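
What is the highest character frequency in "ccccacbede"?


Input: ccccacbede
Character counts:
  'a': 1
  'b': 1
  'c': 5
  'd': 1
  'e': 2
Maximum frequency: 5

5


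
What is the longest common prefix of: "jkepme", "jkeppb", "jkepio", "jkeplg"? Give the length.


Words: jkepme, jkeppb, jkepio, jkeplg
  Position 0: all 'j' => match
  Position 1: all 'k' => match
  Position 2: all 'e' => match
  Position 3: all 'p' => match
  Position 4: ('m', 'p', 'i', 'l') => mismatch, stop
LCP = "jkep" (length 4)

4


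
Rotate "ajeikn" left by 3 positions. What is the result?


Input: "ajeikn", rotate left by 3
First 3 characters: "aje"
Remaining characters: "ikn"
Concatenate remaining + first: "ikn" + "aje" = "iknaje"

iknaje


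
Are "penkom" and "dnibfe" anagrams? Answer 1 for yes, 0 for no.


Strings: "penkom", "dnibfe"
Sorted first:  ekmnop
Sorted second: bdefin
Differ at position 0: 'e' vs 'b' => not anagrams

0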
⁂
▸ **What the task asks**: Copy, without any change, the lines above from the one containing "What is the longest" to the end, both ends included. Add nothing else.

▸ **Your solution**:
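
What is the longest common prefix of: "jkepme", "jkeppb", "jkepio", "jkeplg"? Give the length.


Words: jkepme, jkeppb, jkepio, jkeplg
  Position 0: all 'j' => match
  Position 1: all 'k' => match
  Position 2: all 'e' => match
  Position 3: all 'p' => match
  Position 4: ('m', 'p', 'i', 'l') => mismatch, stop
LCP = "jkep" (length 4)

4


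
Rotate "ajeikn" left by 3 positions. What is the result?


Input: "ajeikn", rotate left by 3
First 3 characters: "aje"
Remaining characters: "ikn"
Concatenate remaining + first: "ikn" + "aje" = "iknaje"

iknaje


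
Are "penkom" and "dnibfe" anagrams? Answer 1 for yes, 0 for no.


Strings: "penkom", "dnibfe"
Sorted first:  ekmnop
Sorted second: bdefin
Differ at position 0: 'e' vs 'b' => not anagrams

0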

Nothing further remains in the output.